EXERCISE PROMPT
In the listing below, which lines contain the string "labeled"? Copy them all.

MATERIAL SHOWN
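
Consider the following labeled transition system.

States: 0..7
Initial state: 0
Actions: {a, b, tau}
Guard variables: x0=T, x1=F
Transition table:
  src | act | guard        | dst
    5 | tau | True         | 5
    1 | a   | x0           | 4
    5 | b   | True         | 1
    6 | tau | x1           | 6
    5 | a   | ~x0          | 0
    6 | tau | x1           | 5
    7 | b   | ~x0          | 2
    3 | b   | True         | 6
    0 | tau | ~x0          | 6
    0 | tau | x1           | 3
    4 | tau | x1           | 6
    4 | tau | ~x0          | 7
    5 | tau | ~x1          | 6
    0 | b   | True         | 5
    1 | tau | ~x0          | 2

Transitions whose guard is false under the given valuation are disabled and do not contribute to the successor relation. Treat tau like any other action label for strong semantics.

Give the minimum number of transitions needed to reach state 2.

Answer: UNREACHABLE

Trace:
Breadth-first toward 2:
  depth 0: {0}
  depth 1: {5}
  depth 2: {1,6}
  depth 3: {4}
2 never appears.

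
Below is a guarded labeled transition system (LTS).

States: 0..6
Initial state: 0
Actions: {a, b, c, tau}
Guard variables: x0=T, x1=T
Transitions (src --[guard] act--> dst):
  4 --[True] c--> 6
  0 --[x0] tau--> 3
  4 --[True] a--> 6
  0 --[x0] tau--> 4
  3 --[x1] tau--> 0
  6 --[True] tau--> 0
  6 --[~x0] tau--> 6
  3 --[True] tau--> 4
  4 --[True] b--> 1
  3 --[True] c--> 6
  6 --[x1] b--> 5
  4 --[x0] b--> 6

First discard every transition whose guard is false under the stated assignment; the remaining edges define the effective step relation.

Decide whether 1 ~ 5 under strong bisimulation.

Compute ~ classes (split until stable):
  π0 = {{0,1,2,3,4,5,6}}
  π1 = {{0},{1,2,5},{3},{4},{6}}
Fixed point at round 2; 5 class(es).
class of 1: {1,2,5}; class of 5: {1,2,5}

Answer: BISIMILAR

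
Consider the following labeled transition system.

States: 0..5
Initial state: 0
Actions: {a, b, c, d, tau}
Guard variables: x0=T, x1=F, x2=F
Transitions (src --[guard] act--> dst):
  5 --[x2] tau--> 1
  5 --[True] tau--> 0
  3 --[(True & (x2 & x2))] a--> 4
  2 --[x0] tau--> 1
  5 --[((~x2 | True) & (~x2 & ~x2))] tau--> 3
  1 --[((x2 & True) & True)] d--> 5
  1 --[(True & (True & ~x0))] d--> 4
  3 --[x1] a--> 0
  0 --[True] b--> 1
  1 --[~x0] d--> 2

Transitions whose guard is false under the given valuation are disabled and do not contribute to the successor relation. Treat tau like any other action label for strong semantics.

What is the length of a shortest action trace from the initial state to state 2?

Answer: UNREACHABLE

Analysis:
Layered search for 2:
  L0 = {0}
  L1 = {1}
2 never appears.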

--

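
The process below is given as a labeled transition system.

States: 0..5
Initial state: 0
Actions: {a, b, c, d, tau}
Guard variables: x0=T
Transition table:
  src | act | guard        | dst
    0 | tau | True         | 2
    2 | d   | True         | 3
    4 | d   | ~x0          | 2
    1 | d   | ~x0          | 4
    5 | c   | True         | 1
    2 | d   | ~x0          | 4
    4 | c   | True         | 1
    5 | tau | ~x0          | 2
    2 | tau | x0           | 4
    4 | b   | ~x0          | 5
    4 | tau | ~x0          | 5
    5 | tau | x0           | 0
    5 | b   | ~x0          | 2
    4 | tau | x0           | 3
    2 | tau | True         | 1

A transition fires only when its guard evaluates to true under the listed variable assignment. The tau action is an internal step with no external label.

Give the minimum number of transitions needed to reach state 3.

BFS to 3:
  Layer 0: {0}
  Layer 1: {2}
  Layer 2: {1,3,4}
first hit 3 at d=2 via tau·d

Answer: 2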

RESULT OF THE EXERCISE
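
Consider the following labeled transition system.
Below is a guarded labeled transition system (LTS).
Consider the following labeled transition system.
The process below is given as a labeled transition system.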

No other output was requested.